==== DATASET ENTRIES ====
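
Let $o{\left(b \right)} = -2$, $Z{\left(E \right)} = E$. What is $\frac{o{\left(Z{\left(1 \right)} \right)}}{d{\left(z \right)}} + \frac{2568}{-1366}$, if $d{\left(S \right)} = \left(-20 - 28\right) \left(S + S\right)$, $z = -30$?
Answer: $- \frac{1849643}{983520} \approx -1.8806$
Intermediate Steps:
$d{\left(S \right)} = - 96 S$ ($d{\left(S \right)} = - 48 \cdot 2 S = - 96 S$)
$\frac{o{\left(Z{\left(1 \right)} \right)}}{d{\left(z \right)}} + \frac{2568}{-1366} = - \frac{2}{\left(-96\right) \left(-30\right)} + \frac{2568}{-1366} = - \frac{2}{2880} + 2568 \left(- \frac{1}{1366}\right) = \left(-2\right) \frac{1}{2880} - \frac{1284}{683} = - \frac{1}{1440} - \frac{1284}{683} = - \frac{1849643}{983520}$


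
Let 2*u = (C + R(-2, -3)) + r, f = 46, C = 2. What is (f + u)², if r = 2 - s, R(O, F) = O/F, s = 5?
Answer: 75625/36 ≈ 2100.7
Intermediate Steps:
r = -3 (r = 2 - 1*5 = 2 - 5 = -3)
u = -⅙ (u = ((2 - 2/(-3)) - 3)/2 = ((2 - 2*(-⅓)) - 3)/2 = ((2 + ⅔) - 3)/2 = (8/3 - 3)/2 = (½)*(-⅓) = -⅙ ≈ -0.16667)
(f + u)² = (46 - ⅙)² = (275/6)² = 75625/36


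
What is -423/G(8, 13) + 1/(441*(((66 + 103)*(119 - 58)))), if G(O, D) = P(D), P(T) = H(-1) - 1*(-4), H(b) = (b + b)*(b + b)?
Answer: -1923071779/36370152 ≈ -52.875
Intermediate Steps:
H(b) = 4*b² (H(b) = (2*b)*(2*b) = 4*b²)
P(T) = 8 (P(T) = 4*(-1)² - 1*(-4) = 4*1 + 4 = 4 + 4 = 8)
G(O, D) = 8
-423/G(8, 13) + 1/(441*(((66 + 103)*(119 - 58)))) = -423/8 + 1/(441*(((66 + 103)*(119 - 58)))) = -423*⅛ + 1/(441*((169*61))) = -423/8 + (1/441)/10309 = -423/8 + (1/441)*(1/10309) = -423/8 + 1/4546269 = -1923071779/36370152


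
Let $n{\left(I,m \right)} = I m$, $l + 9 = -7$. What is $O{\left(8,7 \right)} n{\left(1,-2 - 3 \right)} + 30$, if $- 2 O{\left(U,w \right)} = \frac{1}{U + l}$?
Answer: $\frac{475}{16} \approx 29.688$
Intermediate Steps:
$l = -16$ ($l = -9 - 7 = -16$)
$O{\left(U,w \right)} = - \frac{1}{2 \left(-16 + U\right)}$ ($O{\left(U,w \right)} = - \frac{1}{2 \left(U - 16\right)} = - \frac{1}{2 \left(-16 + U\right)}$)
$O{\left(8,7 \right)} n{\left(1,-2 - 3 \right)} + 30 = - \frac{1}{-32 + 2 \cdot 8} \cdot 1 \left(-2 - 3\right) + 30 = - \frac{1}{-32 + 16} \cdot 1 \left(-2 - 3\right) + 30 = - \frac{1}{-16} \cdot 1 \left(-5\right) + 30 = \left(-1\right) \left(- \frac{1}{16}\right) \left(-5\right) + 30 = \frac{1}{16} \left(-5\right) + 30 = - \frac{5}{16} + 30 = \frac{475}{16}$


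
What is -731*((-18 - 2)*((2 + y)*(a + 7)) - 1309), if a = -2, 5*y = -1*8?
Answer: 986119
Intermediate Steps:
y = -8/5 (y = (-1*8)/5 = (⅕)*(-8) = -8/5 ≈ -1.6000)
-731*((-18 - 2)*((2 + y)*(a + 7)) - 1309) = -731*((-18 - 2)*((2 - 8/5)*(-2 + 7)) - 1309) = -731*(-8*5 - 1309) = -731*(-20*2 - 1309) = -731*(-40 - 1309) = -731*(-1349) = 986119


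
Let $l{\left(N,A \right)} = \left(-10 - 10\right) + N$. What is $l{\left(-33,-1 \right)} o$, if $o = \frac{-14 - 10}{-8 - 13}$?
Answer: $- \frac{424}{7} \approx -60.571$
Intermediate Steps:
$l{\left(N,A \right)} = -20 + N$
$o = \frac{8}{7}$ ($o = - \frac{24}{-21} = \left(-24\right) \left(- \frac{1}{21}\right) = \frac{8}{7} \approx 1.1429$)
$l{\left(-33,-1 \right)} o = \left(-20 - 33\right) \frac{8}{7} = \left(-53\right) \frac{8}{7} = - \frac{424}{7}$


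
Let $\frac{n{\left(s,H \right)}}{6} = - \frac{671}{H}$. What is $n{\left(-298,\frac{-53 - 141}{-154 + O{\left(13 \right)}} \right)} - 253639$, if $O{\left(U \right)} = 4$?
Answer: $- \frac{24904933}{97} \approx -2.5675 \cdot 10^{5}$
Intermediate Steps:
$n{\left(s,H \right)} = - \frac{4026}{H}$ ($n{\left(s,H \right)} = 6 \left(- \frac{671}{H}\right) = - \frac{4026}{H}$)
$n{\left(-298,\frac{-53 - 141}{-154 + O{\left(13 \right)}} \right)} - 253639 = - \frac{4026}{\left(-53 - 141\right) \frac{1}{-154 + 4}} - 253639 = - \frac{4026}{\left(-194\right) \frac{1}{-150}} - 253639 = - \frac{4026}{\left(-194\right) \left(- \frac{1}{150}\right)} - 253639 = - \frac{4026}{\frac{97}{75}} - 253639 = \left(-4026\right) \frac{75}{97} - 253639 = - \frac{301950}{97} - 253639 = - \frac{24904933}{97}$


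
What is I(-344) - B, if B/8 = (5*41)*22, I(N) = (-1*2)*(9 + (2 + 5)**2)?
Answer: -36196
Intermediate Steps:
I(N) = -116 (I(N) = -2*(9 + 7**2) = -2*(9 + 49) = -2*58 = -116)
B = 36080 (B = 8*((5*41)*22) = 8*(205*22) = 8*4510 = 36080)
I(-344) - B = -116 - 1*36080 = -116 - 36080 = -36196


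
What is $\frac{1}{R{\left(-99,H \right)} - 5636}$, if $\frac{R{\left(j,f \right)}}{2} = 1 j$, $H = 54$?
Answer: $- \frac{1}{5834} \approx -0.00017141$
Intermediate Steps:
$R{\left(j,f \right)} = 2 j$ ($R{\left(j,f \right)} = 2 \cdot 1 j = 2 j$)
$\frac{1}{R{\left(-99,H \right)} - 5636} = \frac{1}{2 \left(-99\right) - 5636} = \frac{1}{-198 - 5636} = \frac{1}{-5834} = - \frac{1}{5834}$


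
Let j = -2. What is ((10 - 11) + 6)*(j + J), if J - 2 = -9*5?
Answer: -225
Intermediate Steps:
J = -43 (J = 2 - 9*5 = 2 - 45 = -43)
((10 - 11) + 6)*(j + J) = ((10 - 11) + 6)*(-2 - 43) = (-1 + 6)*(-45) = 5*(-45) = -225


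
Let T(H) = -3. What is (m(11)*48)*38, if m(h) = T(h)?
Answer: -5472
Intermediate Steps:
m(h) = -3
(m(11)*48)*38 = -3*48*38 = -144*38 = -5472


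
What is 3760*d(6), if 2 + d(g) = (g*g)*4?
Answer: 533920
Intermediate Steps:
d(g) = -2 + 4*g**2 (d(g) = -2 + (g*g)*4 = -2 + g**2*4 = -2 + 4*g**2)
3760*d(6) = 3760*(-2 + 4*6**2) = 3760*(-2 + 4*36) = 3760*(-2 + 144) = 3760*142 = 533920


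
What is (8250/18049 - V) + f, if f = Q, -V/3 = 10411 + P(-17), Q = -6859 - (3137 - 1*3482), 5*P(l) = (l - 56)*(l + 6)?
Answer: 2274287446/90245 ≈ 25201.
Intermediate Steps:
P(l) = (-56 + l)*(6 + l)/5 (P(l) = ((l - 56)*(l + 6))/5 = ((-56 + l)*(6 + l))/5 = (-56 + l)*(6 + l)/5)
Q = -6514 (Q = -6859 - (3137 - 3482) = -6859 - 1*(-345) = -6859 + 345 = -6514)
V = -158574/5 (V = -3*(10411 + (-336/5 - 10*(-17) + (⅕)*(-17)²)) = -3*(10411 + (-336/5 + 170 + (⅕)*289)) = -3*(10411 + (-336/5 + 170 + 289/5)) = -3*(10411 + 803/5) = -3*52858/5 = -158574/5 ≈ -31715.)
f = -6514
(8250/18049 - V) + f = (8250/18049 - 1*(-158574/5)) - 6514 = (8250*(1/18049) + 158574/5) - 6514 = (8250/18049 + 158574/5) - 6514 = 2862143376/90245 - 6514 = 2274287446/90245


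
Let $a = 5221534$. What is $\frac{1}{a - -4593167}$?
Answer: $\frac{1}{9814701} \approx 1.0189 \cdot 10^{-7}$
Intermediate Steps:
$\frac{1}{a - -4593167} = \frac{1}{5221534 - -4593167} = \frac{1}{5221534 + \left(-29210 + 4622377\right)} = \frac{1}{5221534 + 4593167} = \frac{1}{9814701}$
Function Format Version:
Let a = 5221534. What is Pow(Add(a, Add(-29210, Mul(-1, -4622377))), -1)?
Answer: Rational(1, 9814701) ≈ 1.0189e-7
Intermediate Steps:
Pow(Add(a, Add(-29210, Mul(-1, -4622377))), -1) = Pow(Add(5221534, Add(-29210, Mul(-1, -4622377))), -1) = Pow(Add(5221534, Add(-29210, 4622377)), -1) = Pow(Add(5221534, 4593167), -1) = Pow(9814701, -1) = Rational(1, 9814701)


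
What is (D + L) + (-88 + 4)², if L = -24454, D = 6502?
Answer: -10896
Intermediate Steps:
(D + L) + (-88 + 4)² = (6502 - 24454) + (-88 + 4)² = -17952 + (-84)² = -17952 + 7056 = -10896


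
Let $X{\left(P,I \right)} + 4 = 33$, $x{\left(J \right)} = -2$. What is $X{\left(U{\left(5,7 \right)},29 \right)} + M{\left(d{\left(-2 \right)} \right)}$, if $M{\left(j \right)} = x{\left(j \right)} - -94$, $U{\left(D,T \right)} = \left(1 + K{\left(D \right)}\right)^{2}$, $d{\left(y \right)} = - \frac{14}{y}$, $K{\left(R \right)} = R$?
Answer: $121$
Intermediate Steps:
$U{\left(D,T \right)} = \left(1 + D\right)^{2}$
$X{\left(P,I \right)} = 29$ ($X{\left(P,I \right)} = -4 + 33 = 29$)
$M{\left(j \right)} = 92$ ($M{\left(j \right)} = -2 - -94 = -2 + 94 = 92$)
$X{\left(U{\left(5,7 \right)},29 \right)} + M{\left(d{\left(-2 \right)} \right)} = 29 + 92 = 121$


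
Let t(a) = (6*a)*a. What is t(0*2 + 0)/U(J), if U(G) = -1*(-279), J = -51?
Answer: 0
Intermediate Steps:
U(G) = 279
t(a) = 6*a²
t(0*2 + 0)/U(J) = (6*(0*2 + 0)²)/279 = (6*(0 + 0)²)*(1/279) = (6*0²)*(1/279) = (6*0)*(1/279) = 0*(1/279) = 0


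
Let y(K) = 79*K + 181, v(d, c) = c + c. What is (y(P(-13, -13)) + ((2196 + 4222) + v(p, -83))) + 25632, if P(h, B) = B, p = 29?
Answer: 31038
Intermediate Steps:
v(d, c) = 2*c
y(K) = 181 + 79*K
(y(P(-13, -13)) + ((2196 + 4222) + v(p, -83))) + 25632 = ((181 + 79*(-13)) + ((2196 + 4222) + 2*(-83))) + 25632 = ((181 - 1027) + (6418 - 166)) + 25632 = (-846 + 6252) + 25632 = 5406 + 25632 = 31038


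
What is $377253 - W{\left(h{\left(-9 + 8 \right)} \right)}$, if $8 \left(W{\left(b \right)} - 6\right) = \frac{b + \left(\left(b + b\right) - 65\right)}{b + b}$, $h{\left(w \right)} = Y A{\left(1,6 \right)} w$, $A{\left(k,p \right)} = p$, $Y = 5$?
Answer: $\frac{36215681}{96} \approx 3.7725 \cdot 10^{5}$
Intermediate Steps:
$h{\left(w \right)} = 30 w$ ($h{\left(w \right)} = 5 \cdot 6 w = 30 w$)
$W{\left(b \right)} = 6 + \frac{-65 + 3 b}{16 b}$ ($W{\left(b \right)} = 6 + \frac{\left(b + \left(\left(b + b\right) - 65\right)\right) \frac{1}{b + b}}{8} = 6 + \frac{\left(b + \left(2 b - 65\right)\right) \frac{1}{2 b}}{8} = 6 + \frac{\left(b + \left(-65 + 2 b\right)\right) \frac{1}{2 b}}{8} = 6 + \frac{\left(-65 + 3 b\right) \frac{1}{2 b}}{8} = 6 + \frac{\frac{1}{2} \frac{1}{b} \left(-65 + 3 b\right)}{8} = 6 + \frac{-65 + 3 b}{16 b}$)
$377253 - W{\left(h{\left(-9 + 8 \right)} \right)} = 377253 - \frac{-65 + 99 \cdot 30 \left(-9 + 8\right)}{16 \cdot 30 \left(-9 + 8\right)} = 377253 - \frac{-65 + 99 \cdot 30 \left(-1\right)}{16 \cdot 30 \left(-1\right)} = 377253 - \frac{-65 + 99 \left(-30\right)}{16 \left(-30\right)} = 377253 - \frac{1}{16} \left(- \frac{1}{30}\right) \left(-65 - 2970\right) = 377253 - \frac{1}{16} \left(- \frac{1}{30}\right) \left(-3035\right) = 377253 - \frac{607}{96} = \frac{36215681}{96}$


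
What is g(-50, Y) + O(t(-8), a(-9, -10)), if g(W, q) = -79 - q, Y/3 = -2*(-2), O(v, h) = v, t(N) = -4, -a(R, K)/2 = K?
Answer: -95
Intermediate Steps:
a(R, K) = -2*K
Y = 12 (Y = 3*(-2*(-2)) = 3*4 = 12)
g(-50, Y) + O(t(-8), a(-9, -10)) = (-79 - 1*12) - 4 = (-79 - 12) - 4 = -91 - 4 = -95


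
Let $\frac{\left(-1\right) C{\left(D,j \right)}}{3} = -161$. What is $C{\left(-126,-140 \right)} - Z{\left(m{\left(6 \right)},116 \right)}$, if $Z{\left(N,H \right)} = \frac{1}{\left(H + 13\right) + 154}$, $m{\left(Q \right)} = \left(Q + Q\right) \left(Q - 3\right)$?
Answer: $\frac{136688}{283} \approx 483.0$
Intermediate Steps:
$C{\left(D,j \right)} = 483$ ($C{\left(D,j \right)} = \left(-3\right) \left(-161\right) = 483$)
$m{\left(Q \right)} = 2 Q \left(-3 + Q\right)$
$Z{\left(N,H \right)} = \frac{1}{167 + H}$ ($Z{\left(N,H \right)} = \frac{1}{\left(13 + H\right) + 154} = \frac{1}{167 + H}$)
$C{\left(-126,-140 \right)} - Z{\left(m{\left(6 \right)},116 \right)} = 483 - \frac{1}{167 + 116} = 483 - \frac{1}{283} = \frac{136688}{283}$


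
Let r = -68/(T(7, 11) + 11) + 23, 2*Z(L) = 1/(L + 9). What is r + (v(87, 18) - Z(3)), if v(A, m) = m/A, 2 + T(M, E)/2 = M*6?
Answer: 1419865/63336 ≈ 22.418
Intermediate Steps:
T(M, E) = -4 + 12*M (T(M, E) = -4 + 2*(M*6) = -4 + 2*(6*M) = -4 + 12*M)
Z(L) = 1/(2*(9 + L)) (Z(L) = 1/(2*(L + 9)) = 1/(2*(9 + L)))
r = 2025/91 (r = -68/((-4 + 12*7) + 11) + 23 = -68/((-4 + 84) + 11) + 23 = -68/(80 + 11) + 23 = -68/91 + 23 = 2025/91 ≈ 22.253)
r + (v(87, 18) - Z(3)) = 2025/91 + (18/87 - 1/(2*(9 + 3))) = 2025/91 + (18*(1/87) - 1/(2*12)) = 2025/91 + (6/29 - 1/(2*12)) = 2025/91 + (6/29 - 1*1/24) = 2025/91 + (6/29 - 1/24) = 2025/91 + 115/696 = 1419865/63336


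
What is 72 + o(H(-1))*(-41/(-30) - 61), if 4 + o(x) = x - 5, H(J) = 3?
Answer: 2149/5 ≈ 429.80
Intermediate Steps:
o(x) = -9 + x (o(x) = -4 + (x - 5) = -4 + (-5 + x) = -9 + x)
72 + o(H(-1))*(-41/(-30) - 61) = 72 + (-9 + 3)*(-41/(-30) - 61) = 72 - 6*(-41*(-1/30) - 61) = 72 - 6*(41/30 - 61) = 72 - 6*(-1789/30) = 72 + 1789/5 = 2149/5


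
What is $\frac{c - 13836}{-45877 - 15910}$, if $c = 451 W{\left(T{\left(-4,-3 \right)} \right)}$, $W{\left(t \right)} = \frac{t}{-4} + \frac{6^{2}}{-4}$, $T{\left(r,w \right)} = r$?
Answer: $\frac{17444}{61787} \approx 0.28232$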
====
◆ TASK REQUIREMENTS:
Restate word for word the lines of the data above, starting at the line containing "Answer: Rational(1, 9814701) ≈ 1.0189e-7" and ending at the line containing "Answer: -10896", both included, and nothing more.

◆ WRITTEN RESPONSE:
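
Answer: Rational(1, 9814701) ≈ 1.0189e-7
Intermediate Steps:
Pow(Add(a, Add(-29210, Mul(-1, -4622377))), -1) = Pow(Add(5221534, Add(-29210, Mul(-1, -4622377))), -1) = Pow(Add(5221534, Add(-29210, 4622377)), -1) = Pow(Add(5221534, 4593167), -1) = Pow(9814701, -1) = Rational(1, 9814701)


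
What is (D + L) + (-88 + 4)², if L = -24454, D = 6502?
Answer: -10896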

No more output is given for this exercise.